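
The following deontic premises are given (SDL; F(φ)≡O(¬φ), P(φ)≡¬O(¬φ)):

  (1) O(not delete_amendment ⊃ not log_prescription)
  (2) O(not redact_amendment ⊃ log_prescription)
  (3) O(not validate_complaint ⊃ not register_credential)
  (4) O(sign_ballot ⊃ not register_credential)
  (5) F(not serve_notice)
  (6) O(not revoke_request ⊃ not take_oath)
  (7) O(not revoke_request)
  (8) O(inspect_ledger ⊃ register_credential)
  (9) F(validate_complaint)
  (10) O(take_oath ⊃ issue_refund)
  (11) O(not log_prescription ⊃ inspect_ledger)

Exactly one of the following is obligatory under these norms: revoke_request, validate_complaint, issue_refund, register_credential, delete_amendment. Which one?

delete_amendment

F(validate_complaint) at premise 9 means O(not validate_complaint).
Premise 3 is O(not validate_complaint ⊃ not register_credential); since O(not validate_complaint), deontic closure gives O(not register_credential).
Premise 8, O(inspect_ledger ⊃ register_credential), contraposes to O(not register_credential ⊃ not inspect_ledger); with O(not register_credential) we get O(not inspect_ledger).
Premise 11, O(not log_prescription ⊃ inspect_ledger), contraposes to O(not inspect_ledger ⊃ log_prescription); with O(not inspect_ledger) we get O(log_prescription).
Premise 1 is O(not delete_amendment ⊃ not log_prescription); contrapositively O(log_prescription ⊃ delete_amendment). Since O(log_prescription) holds, K gives O(delete_amendment).
So O(delete_amendment) holds — delete_amendment is obligatory. None of the other listed options is made obligatory by any chain of premises.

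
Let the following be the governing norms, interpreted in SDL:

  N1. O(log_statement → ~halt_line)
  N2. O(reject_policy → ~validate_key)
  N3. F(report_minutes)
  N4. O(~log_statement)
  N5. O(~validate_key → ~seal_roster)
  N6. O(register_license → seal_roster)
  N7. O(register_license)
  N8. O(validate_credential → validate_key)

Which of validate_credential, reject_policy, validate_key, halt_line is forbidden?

From premise 7 we have O(register_license).
With premise 6, O(register_license → seal_roster), the K-axiom yields O(seal_roster).
Premise 5 is O(~validate_key → ~seal_roster); contrapositively O(seal_roster → validate_key). Since O(seal_roster) holds, K gives O(validate_key).
The contrapositive of premise 2 (O(reject_policy → ~validate_key)) is O(validate_key → ~reject_policy), and O(validate_key) is already established, so O(~reject_policy).
So O(~reject_policy) holds, i.e. reject_policy is forbidden. None of the other listed options is forbidden under the premises.

reject_policy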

══════════

» **What you need to do**:
Beginning with the line that contains "N6. O(register_license → seal_roster)", return every line to the end of the listing, unchanged, and nothing else.

» **Task result**:
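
  N6. O(register_license → seal_roster)
  N7. O(register_license)
  N8. O(validate_credential → validate_key)

Which of validate_credential, reject_policy, validate_key, halt_line is forbidden?

From premise 7 we have O(register_license).
With premise 6, O(register_license → seal_roster), the K-axiom yields O(seal_roster).
Premise 5 is O(~validate_key → ~seal_roster); contrapositively O(seal_roster → validate_key). Since O(seal_roster) holds, K gives O(validate_key).
The contrapositive of premise 2 (O(reject_policy → ~validate_key)) is O(validate_key → ~reject_policy), and O(validate_key) is already established, so O(~reject_policy).
So O(~reject_policy) holds, i.e. reject_policy is forbidden. None of the other listed options is forbidden under the premises.

reject_policy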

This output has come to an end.